[Data extracted from a collection]

- - -

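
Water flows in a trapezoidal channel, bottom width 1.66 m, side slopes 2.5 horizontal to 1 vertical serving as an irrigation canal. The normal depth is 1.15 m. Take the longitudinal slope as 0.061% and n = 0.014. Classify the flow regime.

subcritical

With bottom width b = 1.66 m and side slope z = 2.5: A = (b + zy)y = (1.66 + 2.5×1.15)×1.15 = 5.215 m²; P = b + 2y√(1+z²) = 1.66 + 2×1.15×2.693 = 7.853 m.
Hydraulic radius R = A/P = 5.215/7.853 = 0.6641 m.
V = (1/n) R^(2/3) √S = (1/0.014) × 0.6641^(2/3) × √0.00061 = 1.343 m/s. Hydraulic depth D_h = A/T = 5.215/7.41 = 0.7038 m.
Froude number Fr = V/√(g·D_h) = 1.343/√(9.81×0.7038) = 0.511, which is less than 1, so the flow is subcritical.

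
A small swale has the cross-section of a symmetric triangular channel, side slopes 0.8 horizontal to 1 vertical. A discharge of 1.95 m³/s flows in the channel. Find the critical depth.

y_c = 1.04 m

At critical depth, Q² T / (g A³) = 1, i.e. A³/T = Q²/g = 1.95²/9.81 = 0.3876.
At y = 1.13 m: A³/T = 0.5896 — over.
At y = 1.04 m: A³/T = 0.3893 — ≈ 0.3876.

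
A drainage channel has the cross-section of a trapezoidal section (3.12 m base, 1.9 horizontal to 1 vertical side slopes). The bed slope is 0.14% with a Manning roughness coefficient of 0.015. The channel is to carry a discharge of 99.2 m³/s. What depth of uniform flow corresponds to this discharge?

Manning's equation rearranged: A R^(2/3) = nQ / (1·√S) = 0.015 × 99.2 / (√0.0014) = 39.77.
Try y = 3.52 m: A R^(2/3) = 52.84 — too large.
Try y = 2.59 m: A R^(2/3) = 26.83 — too small.
Try y = 3.1 m: A R^(2/3) = 39.78 — matches.

y_n = 3.1 m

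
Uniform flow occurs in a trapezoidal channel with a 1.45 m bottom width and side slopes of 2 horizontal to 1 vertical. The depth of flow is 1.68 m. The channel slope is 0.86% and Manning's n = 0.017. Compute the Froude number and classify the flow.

supercritical

With bottom width b = 1.45 m and side slope z = 2: A = (b + zy)y = (1.45 + 2×1.68)×1.68 = 8.081 m²; P = b + 2y√(1+z²) = 1.45 + 2×1.68×2.236 = 8.963 m.
Hydraulic radius R = A/P = 8.081/8.963 = 0.9016 m.
V = (1/n) R^(2/3) √S = (1/0.017) × 0.9016^(2/3) × √0.0086 = 5.091 m/s. Hydraulic depth D_h = A/T = 8.081/8.17 = 0.9891 m.
Froude number Fr = V/√(g·D_h) = 5.091/√(9.81×0.9891) = 1.63, which is greater than 1, so the flow is supercritical.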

- - -

_REQUIREMENT_: Would you please copy every line of the data exactly?

_REPLY TO THE EXERCISE_:
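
Water flows in a trapezoidal channel, bottom width 1.66 m, side slopes 2.5 horizontal to 1 vertical serving as an irrigation canal. The normal depth is 1.15 m. Take the longitudinal slope as 0.061% and n = 0.014. Classify the flow regime.

subcritical

With bottom width b = 1.66 m and side slope z = 2.5: A = (b + zy)y = (1.66 + 2.5×1.15)×1.15 = 5.215 m²; P = b + 2y√(1+z²) = 1.66 + 2×1.15×2.693 = 7.853 m.
Hydraulic radius R = A/P = 5.215/7.853 = 0.6641 m.
V = (1/n) R^(2/3) √S = (1/0.014) × 0.6641^(2/3) × √0.00061 = 1.343 m/s. Hydraulic depth D_h = A/T = 5.215/7.41 = 0.7038 m.
Froude number Fr = V/√(g·D_h) = 1.343/√(9.81×0.7038) = 0.511, which is less than 1, so the flow is subcritical.

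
A small swale has the cross-section of a symmetric triangular channel, side slopes 0.8 horizontal to 1 vertical. A discharge of 1.95 m³/s flows in the channel. Find the critical depth.

y_c = 1.04 m

At critical depth, Q² T / (g A³) = 1, i.e. A³/T = Q²/g = 1.95²/9.81 = 0.3876.
At y = 1.13 m: A³/T = 0.5896 — over.
At y = 1.04 m: A³/T = 0.3893 — ≈ 0.3876.

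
A drainage channel has the cross-section of a trapezoidal section (3.12 m base, 1.9 horizontal to 1 vertical side slopes). The bed slope is 0.14% with a Manning roughness coefficient of 0.015. The channel is to carry a discharge of 99.2 m³/s. What depth of uniform flow corresponds to this discharge?

Manning's equation rearranged: A R^(2/3) = nQ / (1·√S) = 0.015 × 99.2 / (√0.0014) = 39.77.
Try y = 3.52 m: A R^(2/3) = 52.84 — too large.
Try y = 2.59 m: A R^(2/3) = 26.83 — too small.
Try y = 3.1 m: A R^(2/3) = 39.78 — matches.

y_n = 3.1 m

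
Uniform flow occurs in a trapezoidal channel with a 1.45 m bottom width and side slopes of 2 horizontal to 1 vertical. The depth of flow is 1.68 m. The channel slope is 0.86% and Manning's n = 0.017. Compute the Froude number and classify the flow.

supercritical

With bottom width b = 1.45 m and side slope z = 2: A = (b + zy)y = (1.45 + 2×1.68)×1.68 = 8.081 m²; P = b + 2y√(1+z²) = 1.45 + 2×1.68×2.236 = 8.963 m.
Hydraulic radius R = A/P = 8.081/8.963 = 0.9016 m.
V = (1/n) R^(2/3) √S = (1/0.017) × 0.9016^(2/3) × √0.0086 = 5.091 m/s. Hydraulic depth D_h = A/T = 8.081/8.17 = 0.9891 m.
Froude number Fr = V/√(g·D_h) = 5.091/√(9.81×0.9891) = 1.63, which is greater than 1, so the flow is supercritical.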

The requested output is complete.